| INSTRUCTIONS TO FOLLOW |
Transcribe all records exactly.
BEGIN DATA LISTING
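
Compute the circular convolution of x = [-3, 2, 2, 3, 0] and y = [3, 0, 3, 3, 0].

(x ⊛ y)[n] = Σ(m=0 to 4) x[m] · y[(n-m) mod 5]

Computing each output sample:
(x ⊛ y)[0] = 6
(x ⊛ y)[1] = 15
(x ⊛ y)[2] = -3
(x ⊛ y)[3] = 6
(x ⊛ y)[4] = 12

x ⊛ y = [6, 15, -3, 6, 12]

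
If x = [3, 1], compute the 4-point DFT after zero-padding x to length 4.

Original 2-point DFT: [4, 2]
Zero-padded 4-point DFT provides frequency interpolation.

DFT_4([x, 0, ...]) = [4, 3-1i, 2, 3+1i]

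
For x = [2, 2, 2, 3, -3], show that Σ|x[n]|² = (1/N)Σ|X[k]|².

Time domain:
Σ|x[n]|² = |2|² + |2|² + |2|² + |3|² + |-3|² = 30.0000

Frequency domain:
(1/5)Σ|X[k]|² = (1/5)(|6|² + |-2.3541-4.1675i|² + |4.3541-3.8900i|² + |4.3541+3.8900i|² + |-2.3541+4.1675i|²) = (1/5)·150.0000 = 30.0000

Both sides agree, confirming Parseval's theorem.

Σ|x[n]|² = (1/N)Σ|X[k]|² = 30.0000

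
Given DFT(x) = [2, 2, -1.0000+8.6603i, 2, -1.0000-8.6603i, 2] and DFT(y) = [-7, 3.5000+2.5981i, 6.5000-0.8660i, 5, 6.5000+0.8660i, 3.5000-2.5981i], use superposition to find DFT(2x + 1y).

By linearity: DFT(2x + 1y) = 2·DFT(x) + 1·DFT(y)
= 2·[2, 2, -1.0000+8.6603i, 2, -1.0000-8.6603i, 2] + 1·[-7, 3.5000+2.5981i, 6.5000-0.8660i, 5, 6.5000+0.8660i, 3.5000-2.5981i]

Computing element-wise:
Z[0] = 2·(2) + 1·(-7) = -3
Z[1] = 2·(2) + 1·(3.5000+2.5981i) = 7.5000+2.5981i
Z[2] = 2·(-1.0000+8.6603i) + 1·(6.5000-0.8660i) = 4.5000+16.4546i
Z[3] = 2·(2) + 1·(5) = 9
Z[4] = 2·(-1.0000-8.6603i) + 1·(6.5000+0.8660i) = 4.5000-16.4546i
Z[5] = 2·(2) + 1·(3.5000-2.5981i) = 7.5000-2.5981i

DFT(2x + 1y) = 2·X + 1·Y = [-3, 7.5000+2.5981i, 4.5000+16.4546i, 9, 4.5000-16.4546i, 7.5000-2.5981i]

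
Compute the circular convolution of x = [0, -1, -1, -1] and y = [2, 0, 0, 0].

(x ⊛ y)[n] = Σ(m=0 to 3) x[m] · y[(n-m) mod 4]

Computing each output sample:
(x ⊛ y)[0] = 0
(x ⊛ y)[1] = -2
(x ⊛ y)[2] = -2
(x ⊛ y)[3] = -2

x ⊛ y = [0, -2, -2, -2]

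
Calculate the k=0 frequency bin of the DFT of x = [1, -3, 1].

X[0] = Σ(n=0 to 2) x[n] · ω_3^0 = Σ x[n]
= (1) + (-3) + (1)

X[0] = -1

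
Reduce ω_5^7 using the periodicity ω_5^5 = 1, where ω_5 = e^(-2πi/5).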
END DATA LISTING
| SOLUTION TO THIS EXERCISE |
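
Compute the circular convolution of x = [-3, 2, 2, 3, 0] and y = [3, 0, 3, 3, 0].

(x ⊛ y)[n] = Σ(m=0 to 4) x[m] · y[(n-m) mod 5]

Computing each output sample:
(x ⊛ y)[0] = 6
(x ⊛ y)[1] = 15
(x ⊛ y)[2] = -3
(x ⊛ y)[3] = 6
(x ⊛ y)[4] = 12

x ⊛ y = [6, 15, -3, 6, 12]

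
If x = [3, 1], compute the 4-point DFT after zero-padding x to length 4.

Original 2-point DFT: [4, 2]
Zero-padded 4-point DFT provides frequency interpolation.

DFT_4([x, 0, ...]) = [4, 3-1i, 2, 3+1i]

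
For x = [2, 2, 2, 3, -3], show that Σ|x[n]|² = (1/N)Σ|X[k]|².

Time domain:
Σ|x[n]|² = |2|² + |2|² + |2|² + |3|² + |-3|² = 30.0000

Frequency domain:
(1/5)Σ|X[k]|² = (1/5)(|6|² + |-2.3541-4.1675i|² + |4.3541-3.8900i|² + |4.3541+3.8900i|² + |-2.3541+4.1675i|²) = (1/5)·150.0000 = 30.0000

Both sides agree, confirming Parseval's theorem.

Σ|x[n]|² = (1/N)Σ|X[k]|² = 30.0000

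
Given DFT(x) = [2, 2, -1.0000+8.6603i, 2, -1.0000-8.6603i, 2] and DFT(y) = [-7, 3.5000+2.5981i, 6.5000-0.8660i, 5, 6.5000+0.8660i, 3.5000-2.5981i], use superposition to find DFT(2x + 1y).

By linearity: DFT(2x + 1y) = 2·DFT(x) + 1·DFT(y)
= 2·[2, 2, -1.0000+8.6603i, 2, -1.0000-8.6603i, 2] + 1·[-7, 3.5000+2.5981i, 6.5000-0.8660i, 5, 6.5000+0.8660i, 3.5000-2.5981i]

Computing element-wise:
Z[0] = 2·(2) + 1·(-7) = -3
Z[1] = 2·(2) + 1·(3.5000+2.5981i) = 7.5000+2.5981i
Z[2] = 2·(-1.0000+8.6603i) + 1·(6.5000-0.8660i) = 4.5000+16.4546i
Z[3] = 2·(2) + 1·(5) = 9
Z[4] = 2·(-1.0000-8.6603i) + 1·(6.5000+0.8660i) = 4.5000-16.4546i
Z[5] = 2·(2) + 1·(3.5000-2.5981i) = 7.5000-2.5981i

DFT(2x + 1y) = 2·X + 1·Y = [-3, 7.5000+2.5981i, 4.5000+16.4546i, 9, 4.5000-16.4546i, 7.5000-2.5981i]

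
Compute the circular convolution of x = [0, -1, -1, -1] and y = [2, 0, 0, 0].

(x ⊛ y)[n] = Σ(m=0 to 3) x[m] · y[(n-m) mod 4]

Computing each output sample:
(x ⊛ y)[0] = 0
(x ⊛ y)[1] = -2
(x ⊛ y)[2] = -2
(x ⊛ y)[3] = -2

x ⊛ y = [0, -2, -2, -2]

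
Calculate the k=0 frequency bin of the DFT of x = [1, -3, 1].

X[0] = Σ(n=0 to 2) x[n] · ω_3^0 = Σ x[n]
= (1) + (-3) + (1)

X[0] = -1

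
Reduce ω_5^7 using the periodicity ω_5^5 = 1, where ω_5 = e^(-2πi/5).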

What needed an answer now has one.